WHAT YOU HAVE TO DO
From the records below, give the number of lines that contain the string "this", without any other text.

EXERCISE DATA
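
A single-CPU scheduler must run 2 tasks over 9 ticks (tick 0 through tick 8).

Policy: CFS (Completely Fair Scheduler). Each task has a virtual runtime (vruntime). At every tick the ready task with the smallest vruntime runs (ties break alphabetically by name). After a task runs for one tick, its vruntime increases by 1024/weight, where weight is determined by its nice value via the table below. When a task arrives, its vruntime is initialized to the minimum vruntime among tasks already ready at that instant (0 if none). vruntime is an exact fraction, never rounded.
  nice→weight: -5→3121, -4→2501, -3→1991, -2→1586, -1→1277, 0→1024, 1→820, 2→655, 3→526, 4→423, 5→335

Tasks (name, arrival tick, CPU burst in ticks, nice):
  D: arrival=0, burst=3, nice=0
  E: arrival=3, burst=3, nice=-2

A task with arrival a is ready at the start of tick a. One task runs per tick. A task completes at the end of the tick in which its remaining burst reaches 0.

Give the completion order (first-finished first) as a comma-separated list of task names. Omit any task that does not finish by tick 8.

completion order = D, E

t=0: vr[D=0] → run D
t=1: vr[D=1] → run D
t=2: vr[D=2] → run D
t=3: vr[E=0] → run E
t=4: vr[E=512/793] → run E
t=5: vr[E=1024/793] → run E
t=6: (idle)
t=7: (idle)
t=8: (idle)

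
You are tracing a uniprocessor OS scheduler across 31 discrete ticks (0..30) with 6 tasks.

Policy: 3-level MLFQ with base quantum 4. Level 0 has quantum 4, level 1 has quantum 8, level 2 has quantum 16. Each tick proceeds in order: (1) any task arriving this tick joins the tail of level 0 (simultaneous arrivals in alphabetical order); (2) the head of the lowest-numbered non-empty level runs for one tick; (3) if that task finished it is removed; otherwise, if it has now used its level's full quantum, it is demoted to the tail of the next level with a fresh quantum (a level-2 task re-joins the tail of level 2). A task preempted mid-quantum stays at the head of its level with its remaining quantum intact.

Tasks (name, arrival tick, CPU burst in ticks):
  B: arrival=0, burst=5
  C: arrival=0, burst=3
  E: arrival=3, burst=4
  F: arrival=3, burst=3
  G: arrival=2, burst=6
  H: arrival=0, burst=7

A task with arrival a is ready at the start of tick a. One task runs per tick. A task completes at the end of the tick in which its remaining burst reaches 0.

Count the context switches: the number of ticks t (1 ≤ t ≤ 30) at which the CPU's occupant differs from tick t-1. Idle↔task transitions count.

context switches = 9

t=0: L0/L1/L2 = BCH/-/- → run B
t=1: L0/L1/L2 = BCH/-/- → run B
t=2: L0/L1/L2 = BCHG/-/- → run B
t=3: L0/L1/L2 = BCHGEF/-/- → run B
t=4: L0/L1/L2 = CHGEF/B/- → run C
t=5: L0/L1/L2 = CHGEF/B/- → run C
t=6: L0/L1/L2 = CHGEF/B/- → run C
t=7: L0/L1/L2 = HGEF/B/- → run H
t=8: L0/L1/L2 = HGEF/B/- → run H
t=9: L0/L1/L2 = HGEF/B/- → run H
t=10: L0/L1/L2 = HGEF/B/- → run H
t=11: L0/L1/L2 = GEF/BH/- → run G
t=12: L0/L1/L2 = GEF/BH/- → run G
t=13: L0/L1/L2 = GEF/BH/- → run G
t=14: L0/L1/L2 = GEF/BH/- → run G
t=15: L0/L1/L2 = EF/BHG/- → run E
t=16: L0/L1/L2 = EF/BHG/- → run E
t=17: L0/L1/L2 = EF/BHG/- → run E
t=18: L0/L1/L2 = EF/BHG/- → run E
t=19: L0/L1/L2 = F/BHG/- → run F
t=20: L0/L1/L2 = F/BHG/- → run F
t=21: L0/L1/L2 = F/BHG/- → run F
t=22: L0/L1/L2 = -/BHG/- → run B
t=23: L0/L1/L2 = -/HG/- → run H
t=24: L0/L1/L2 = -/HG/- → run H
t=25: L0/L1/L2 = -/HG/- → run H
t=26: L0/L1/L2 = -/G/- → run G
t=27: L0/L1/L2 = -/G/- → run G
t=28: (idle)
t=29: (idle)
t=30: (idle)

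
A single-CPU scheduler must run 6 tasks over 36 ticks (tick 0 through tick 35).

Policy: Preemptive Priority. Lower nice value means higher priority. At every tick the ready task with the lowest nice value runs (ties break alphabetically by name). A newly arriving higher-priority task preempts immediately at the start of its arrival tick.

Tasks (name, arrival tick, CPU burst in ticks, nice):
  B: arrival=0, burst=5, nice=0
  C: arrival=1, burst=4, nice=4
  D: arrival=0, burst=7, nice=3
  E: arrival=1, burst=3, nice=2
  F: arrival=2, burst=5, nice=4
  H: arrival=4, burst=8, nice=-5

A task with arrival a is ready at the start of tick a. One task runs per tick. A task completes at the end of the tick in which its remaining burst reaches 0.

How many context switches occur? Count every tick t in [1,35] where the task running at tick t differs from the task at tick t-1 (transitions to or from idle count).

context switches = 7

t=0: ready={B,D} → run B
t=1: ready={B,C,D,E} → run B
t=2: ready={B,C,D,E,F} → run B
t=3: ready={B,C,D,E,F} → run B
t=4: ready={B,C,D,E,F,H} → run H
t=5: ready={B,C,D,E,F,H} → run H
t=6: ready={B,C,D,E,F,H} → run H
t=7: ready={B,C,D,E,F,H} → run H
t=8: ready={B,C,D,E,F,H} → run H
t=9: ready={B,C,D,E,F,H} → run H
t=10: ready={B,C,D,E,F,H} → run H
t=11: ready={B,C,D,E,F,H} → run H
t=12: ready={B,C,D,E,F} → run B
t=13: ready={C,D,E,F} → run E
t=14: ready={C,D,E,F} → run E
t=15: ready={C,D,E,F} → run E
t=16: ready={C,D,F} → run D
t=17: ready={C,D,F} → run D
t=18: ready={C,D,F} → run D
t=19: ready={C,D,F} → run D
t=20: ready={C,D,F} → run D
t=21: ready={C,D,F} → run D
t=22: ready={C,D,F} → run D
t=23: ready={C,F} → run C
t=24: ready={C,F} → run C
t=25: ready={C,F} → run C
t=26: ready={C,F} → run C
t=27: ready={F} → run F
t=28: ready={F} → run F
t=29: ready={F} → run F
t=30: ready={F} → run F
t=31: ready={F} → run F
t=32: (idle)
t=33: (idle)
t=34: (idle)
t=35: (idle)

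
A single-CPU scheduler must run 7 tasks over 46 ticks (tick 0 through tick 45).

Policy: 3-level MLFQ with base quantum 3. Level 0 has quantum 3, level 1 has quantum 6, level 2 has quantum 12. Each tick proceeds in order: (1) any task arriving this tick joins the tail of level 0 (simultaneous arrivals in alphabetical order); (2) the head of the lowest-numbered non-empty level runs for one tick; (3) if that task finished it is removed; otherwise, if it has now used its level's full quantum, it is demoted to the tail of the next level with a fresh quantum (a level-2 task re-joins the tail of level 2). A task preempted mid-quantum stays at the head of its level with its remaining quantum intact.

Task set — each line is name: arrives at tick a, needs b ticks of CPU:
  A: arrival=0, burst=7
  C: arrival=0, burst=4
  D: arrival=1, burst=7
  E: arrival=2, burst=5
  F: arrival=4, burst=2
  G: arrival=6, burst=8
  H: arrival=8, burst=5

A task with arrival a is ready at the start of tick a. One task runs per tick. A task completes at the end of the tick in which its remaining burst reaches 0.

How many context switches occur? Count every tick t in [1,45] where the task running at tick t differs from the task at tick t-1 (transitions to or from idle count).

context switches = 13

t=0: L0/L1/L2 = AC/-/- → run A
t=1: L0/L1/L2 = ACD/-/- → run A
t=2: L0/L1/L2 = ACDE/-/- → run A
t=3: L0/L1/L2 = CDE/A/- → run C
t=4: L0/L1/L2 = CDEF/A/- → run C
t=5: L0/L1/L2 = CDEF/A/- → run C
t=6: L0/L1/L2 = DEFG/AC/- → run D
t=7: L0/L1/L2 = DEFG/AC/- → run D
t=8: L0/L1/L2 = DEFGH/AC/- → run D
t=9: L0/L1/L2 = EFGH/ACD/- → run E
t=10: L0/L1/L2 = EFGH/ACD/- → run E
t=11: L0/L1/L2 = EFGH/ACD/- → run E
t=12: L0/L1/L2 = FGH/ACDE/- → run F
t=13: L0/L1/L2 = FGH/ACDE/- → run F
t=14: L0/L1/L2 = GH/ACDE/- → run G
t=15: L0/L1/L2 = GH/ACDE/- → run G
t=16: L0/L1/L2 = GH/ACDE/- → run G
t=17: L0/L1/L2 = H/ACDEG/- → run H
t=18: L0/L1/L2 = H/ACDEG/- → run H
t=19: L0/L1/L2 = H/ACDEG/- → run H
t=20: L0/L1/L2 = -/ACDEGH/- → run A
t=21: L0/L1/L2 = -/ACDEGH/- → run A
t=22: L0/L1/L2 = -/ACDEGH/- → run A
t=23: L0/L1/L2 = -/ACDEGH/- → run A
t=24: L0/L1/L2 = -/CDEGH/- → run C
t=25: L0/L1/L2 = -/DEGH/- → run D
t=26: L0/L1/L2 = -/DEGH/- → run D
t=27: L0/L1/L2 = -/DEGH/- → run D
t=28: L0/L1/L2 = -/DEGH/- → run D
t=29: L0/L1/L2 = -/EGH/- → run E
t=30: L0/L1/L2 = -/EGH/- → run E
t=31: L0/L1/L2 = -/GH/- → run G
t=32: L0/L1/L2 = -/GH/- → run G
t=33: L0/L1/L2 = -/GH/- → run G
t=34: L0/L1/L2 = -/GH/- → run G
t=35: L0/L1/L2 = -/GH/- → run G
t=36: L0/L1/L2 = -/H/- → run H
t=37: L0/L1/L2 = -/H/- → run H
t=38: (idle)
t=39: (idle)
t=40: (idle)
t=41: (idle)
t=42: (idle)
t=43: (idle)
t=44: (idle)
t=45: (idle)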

ANSWER BOX
2